• [PROBLEM TO WORK ON]:
Among the records that follow, find the line with "Item stems and" and the line with "10. If something". Set down those lines and all lines between them exactly, without adding anything.

(Source records)

────────────────────────────────────────

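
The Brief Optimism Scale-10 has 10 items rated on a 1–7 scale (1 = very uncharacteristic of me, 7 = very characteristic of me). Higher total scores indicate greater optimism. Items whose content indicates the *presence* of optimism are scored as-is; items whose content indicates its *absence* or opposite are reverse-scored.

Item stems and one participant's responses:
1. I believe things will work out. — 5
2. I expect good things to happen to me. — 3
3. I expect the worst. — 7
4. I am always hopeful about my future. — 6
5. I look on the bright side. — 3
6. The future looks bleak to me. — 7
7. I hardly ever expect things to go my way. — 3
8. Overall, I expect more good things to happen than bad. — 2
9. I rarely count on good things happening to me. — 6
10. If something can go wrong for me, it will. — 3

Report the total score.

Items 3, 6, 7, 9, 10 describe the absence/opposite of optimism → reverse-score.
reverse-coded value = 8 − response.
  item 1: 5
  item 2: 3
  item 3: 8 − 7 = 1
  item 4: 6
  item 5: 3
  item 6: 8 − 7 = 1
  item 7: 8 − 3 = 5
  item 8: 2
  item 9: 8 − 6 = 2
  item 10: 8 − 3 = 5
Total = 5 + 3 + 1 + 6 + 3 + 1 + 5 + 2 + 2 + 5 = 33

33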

────────────────────────────────────────

• [THE COMPLETED TASK]:
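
Item stems and one participant's responses:
1. I believe things will work out. — 5
2. I expect good things to happen to me. — 3
3. I expect the worst. — 7
4. I am always hopeful about my future. — 6
5. I look on the bright side. — 3
6. The future looks bleak to me. — 7
7. I hardly ever expect things to go my way. — 3
8. Overall, I expect more good things to happen than bad. — 2
9. I rarely count on good things happening to me. — 6
10. If something can go wrong for me, it will. — 3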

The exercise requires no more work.